- _Collected data entries_:
◆ ◆ ◆ ◆ ◆
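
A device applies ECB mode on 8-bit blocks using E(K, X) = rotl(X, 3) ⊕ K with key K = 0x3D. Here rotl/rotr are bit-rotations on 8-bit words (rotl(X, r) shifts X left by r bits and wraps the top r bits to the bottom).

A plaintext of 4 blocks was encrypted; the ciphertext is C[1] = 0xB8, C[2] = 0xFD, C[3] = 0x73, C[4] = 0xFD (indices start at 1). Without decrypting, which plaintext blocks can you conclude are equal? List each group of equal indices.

ECB encrypts each block independently with the same key, so equal ciphertext blocks imply equal plaintext blocks.
C[2] = C[4] = 0xFD, so P[2] = P[4].

P[2] = P[4]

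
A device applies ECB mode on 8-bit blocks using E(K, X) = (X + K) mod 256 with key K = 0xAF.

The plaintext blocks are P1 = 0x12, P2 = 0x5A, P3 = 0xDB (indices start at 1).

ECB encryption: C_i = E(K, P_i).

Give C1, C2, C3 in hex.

C1: E(K, 0x12) = 0xC1.
C2: E(K, 0x5A) = 0x09.
C3: E(K, 0xDB) = 0x8A.

C1 = 0xC1, C2 = 0x09, C3 = 0x8A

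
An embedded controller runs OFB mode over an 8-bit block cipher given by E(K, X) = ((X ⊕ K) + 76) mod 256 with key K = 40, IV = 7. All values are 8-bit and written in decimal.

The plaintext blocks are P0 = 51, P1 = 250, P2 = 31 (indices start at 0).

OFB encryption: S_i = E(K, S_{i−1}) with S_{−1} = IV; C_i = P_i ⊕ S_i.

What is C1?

C1 = 101

C0: S = E(K, 7) = 123; 51 ⊕ 123 = 72.
C1: S = E(K, 123) = 159; 250 ⊕ 159 = 101.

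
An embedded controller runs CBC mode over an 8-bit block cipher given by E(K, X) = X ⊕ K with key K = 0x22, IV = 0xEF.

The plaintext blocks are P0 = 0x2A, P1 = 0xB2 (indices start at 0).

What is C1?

CBC encryption: C_i = E(K, P_i ⊕ C_{i−1}), with C_{−1} = IV.
C0: P0 ⊕ 0xEF = 0xC5; E(K, 0xC5) = 0xE7.
C1: P1 ⊕ 0xE7 = 0x55; E(K, 0x55) = 0x77.

C1 = 0x77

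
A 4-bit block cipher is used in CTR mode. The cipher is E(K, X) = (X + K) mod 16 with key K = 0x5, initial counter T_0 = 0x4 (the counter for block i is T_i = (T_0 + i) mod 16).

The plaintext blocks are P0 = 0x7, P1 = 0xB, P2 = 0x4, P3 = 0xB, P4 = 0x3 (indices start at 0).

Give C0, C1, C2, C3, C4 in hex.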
◆ ◆ ◆ ◆ ◆
- _WORK INSTRUCTIONS_: Retype every record above exactly as it appears.

- _ANSWER BELOW_:
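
A device applies ECB mode on 8-bit blocks using E(K, X) = rotl(X, 3) ⊕ K with key K = 0x3D. Here rotl/rotr are bit-rotations on 8-bit words (rotl(X, r) shifts X left by r bits and wraps the top r bits to the bottom).

A plaintext of 4 blocks was encrypted; the ciphertext is C[1] = 0xB8, C[2] = 0xFD, C[3] = 0x73, C[4] = 0xFD (indices start at 1). Without decrypting, which plaintext blocks can you conclude are equal? List each group of equal indices.

ECB encrypts each block independently with the same key, so equal ciphertext blocks imply equal plaintext blocks.
C[2] = C[4] = 0xFD, so P[2] = P[4].

P[2] = P[4]

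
A device applies ECB mode on 8-bit blocks using E(K, X) = (X + K) mod 256 with key K = 0xAF.

The plaintext blocks are P1 = 0x12, P2 = 0x5A, P3 = 0xDB (indices start at 1).

ECB encryption: C_i = E(K, P_i).

Give C1, C2, C3 in hex.

C1: E(K, 0x12) = 0xC1.
C2: E(K, 0x5A) = 0x09.
C3: E(K, 0xDB) = 0x8A.

C1 = 0xC1, C2 = 0x09, C3 = 0x8A

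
An embedded controller runs OFB mode over an 8-bit block cipher given by E(K, X) = ((X ⊕ K) + 76) mod 256 with key K = 40, IV = 7. All values are 8-bit and written in decimal.

The plaintext blocks are P0 = 51, P1 = 250, P2 = 31 (indices start at 0).

OFB encryption: S_i = E(K, S_{i−1}) with S_{−1} = IV; C_i = P_i ⊕ S_i.

What is C1?

C1 = 101

C0: S = E(K, 7) = 123; 51 ⊕ 123 = 72.
C1: S = E(K, 123) = 159; 250 ⊕ 159 = 101.

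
An embedded controller runs CBC mode over an 8-bit block cipher given by E(K, X) = X ⊕ K with key K = 0x22, IV = 0xEF.

The plaintext blocks are P0 = 0x2A, P1 = 0xB2 (indices start at 0).

What is C1?

CBC encryption: C_i = E(K, P_i ⊕ C_{i−1}), with C_{−1} = IV.
C0: P0 ⊕ 0xEF = 0xC5; E(K, 0xC5) = 0xE7.
C1: P1 ⊕ 0xE7 = 0x55; E(K, 0x55) = 0x77.

C1 = 0x77

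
A 4-bit block cipher is used in CTR mode. The cipher is E(K, X) = (X + K) mod 16 with key K = 0x5, initial counter T_0 = 0x4 (the counter for block i is T_i = (T_0 + i) mod 16).

The plaintext blocks are P0 = 0x7, P1 = 0xB, P2 = 0x4, P3 = 0xB, P4 = 0x3 (indices start at 0).

Give C0, C1, C2, C3, C4 in hex.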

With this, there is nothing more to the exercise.